[DATA FOR ANALYSIS Boundary: Start]

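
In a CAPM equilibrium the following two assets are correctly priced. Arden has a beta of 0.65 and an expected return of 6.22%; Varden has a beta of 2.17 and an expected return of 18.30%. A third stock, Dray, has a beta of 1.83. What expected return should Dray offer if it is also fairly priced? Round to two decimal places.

MRP (SML slope) = (18.30% − 6.22%) / (2.17 − 0.65) = 12.08% / 1.52 = 7.9474%
R_f (intercept) = 6.22% − 0.65 × 7.9474% = 1.0542%
E(R_Dray) = R_f + β × MRP = 1.0542% + 1.83 × 7.9474% = 15.60%

15.60%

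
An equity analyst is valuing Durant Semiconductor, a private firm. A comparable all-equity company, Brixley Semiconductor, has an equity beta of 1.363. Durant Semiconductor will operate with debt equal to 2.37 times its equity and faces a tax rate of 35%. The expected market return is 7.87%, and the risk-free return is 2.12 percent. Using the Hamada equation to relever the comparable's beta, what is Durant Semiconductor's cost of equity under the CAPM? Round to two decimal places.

22.03%

β_L = β_U × [1 + (1 − t)(D/E)] = 1.363 × [1 + (1 − 0.35) × 2.37]
    = 1.363 × [1 + 0.65 × 2.37] = 1.363 × 2.5405 = 3.4627
MRP = 7.87% − 2.12% = 5.75%
E(R) = R_f + β_L × MRP = 2.12% + 3.4627 × 5.75% = 22.03%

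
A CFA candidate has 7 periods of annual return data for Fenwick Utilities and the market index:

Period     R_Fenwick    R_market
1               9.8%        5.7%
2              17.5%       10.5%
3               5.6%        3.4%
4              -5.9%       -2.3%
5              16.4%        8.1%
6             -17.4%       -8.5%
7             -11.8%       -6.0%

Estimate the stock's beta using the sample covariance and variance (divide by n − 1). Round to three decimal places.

1.901

Mean R_i = (9.8 + 17.5 + 5.6 − 5.9 + 16.4 − 17.4 − 11.8) / 7 = 2.0286%
Mean R_m = (5.7 + 10.5 + 3.4 − 2.3 + 8.1 − 8.5 − 6.0) / 7 = 1.5571%
Σ(R_i − R̄_i)(R_m − R̄_m) = 601.6486  ⇒  Cov = 601.6486 / 6 = 100.2748
Σ(R_m − R̄_m)² = 316.4771  ⇒  Var(R_m) = 316.4771 / 6 = 52.7462
β = Cov / Var(R_m) = 100.2748 / 52.7462 = 1.9011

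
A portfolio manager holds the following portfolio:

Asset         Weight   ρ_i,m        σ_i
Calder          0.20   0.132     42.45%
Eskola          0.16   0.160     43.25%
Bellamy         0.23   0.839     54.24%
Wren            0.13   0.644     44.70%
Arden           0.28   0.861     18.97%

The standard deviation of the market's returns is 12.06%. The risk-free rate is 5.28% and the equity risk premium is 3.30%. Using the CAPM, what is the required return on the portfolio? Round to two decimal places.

11.03%

β_Calder = 0.132 × 42.45% / 12.06% = 0.4646
β_Eskola = 0.160 × 43.25% / 12.06% = 0.5738
β_Bellamy = 0.839 × 54.24% / 12.06% = 3.7734
β_Wren = 0.644 × 44.70% / 12.06% = 2.3870
β_Arden = 0.861 × 18.97% / 12.06% = 1.3543
β_P = Σ w_i β_i = 0.20×0.4646 + 0.16×0.5738 + 0.23×3.7734 + 0.13×2.3870 + 0.28×1.3543 = 1.7421
E(R_P) = R_f + β_P × MRP = 5.28% + 1.7421 × 3.30% = 11.03%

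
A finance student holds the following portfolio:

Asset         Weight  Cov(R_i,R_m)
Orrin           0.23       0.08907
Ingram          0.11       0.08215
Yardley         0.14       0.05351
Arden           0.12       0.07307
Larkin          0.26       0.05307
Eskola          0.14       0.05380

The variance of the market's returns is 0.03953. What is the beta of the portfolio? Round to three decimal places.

β_Orrin = 0.08907 / 0.03953 = 2.2532
β_Ingram = 0.08215 / 0.03953 = 2.0782
β_Yardley = 0.05351 / 0.03953 = 1.3537
β_Arden = 0.07307 / 0.03953 = 1.8485
β_Larkin = 0.05307 / 0.03953 = 1.3425
β_Eskola = 0.05380 / 0.03953 = 1.3610
β_P = Σ w_i β_i = 0.23×2.2532 + 0.11×2.0782 + 0.14×1.3537 + 0.12×1.8485 + 0.26×1.3425 + 0.14×1.3610 = 1.6978

1.698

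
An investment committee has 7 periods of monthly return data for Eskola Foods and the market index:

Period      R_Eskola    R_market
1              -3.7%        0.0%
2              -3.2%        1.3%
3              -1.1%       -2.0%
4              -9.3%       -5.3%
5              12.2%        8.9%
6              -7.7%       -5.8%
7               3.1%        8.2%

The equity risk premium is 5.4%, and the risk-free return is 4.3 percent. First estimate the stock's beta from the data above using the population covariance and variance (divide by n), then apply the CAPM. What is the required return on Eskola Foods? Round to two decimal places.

10.30%

Mean R_i = (-3.7 − 3.2 − 1.1 − 9.3 + 12.2 − 7.7 + 3.1) / 7 = -1.3857%
Mean R_m = (0.0 + 1.3 − 2.0 − 5.3 + 8.9 − 5.8 + 8.2) / 7 = 0.7571%
Σ(R_i − R̄_i)(R_m − R̄_m) = 233.3343  ⇒  Cov = 233.3343 / 7 = 33.3335
Σ(R_m − R̄_m)² = 209.8571  ⇒  Var(R_m) = 209.8571 / 7 = 29.9796
β = Cov / Var(R_m) = 33.3335 / 29.9796 = 1.1119
E(R) = R_f + β × MRP = 4.3% + 1.1119 × 5.4% = 10.30%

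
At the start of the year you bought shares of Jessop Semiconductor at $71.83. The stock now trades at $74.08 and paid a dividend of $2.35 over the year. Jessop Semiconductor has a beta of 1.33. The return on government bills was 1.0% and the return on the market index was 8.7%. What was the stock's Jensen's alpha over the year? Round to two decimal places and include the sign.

-4.84%

Realised HPR = (P1 + D1 − P0) / P0 = (74.08 + 2.35 − 71.83) / 71.83 = 4.60 / 71.83 = 6.4040%
MRP = 8.7% − 1.0% = 7.70%
CAPM required = R_f + β·MRP = 1.0% + 1.33 × 7.7% = 11.2410%
α = realised − required = 6.4040% − 11.2410% = -4.84%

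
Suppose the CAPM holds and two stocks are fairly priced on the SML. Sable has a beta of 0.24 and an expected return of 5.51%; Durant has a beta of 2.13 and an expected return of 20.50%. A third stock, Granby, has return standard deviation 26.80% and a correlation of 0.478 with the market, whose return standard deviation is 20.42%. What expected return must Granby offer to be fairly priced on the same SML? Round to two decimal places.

MRP = (20.50% − 5.51%) / (2.13 − 0.24) = 7.9312%
R_f = 5.51% − 0.24 × 7.9312% = 3.6065%
β_Granby = ρ·σ_i/σ_m = 0.478 × 26.80 / 20.42 = 0.6273
E(R_Granby) = R_f + β × MRP = 3.6065% + 0.6273 × 7.9312% = 8.58%

8.58%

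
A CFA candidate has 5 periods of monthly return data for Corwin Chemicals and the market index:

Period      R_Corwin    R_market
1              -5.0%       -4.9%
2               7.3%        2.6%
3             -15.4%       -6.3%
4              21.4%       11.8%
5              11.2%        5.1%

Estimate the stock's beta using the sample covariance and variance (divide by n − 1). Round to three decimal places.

Mean R_i = (-5.0 + 7.3 − 15.4 + 21.4 + 11.2) / 5 = 3.9000%
Mean R_m = (-4.9 + 2.6 − 6.3 + 11.8 + 5.1) / 5 = 1.6600%
Σ(R_i − R̄_i)(R_m − R̄_m) = 417.7700  ⇒  Cov = 417.7700 / 4 = 104.4425
Σ(R_m − R̄_m)² = 221.9320  ⇒  Var(R_m) = 221.9320 / 4 = 55.4830
β = Cov / Var(R_m) = 104.4425 / 55.4830 = 1.8824

1.882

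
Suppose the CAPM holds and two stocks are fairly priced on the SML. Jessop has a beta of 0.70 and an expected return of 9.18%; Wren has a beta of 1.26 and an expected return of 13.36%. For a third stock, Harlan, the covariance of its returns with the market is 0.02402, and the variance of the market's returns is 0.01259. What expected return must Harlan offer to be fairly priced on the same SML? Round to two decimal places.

MRP = (13.36% − 9.18%) / (1.26 − 0.70) = 7.4643%
R_f = 9.18% − 0.70 × 7.4643% = 3.9550%
β_Harlan = Cov / Var(R_m) = 0.02402 / 0.01259 = 1.9079
E(R_Harlan) = R_f + β × MRP = 3.9550% + 1.9079 × 7.4643% = 18.20%

18.20%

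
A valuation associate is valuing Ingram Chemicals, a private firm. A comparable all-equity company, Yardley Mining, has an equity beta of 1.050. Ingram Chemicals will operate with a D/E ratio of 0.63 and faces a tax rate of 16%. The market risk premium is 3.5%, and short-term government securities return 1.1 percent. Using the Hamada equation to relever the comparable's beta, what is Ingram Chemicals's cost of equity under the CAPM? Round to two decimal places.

β_L = β_U × [1 + (1 − t)(D/E)] = 1.050 × [1 + (1 − 0.16) × 0.63]
    = 1.050 × [1 + 0.84 × 0.63] = 1.050 × 1.5292 = 1.6057
E(R) = R_f + β_L × MRP = 1.1% + 1.6057 × 3.5% = 6.72%

6.72%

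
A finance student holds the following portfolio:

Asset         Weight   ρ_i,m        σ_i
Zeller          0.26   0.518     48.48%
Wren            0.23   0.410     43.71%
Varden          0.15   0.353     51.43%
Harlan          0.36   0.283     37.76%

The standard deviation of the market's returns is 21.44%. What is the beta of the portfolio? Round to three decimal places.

0.803

β_Zeller = 0.518 × 48.48% / 21.44% = 1.1713
β_Wren = 0.410 × 43.71% / 21.44% = 0.8359
β_Varden = 0.353 × 51.43% / 21.44% = 0.8468
β_Harlan = 0.283 × 37.76% / 21.44% = 0.4984
β_P = Σ w_i β_i = 0.26×1.1713 + 0.23×0.8359 + 0.15×0.8468 + 0.36×0.4984 = 0.8032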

[DATA FOR ANALYSIS Boundary: End]

§ **EXERCISE INSTRUCTIONS**: State the number of lines in the data that include the string "candidate", and add nothing else.

§ **RESPONSE**: 2